* _INSTRUCTIONS TO FOLLOW_
Repeat the material in full. Keep every line exactly as it is.
(EXERCISE DATA begins)
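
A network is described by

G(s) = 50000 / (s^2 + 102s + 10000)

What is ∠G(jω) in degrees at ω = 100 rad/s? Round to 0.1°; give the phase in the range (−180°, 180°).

-90.0°

At s = jω = j100:
quadratic: (j100)² + 102·j100 + 10000 = 0 + j10200 → |·| ≈ 10200, ∠ ≈ 90.00°
∠G = 0.00° − 90.00° = -90.00°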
(EXERCISE DATA ends)
* _REPLY_
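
A network is described by

G(s) = 50000 / (s^2 + 102s + 10000)

What is ∠G(jω) in degrees at ω = 100 rad/s? Round to 0.1°; give the phase in the range (−180°, 180°).

-90.0°

At s = jω = j100:
quadratic: (j100)² + 102·j100 + 10000 = 0 + j10200 → |·| ≈ 10200, ∠ ≈ 90.00°
∠G = 0.00° − 90.00° = -90.00°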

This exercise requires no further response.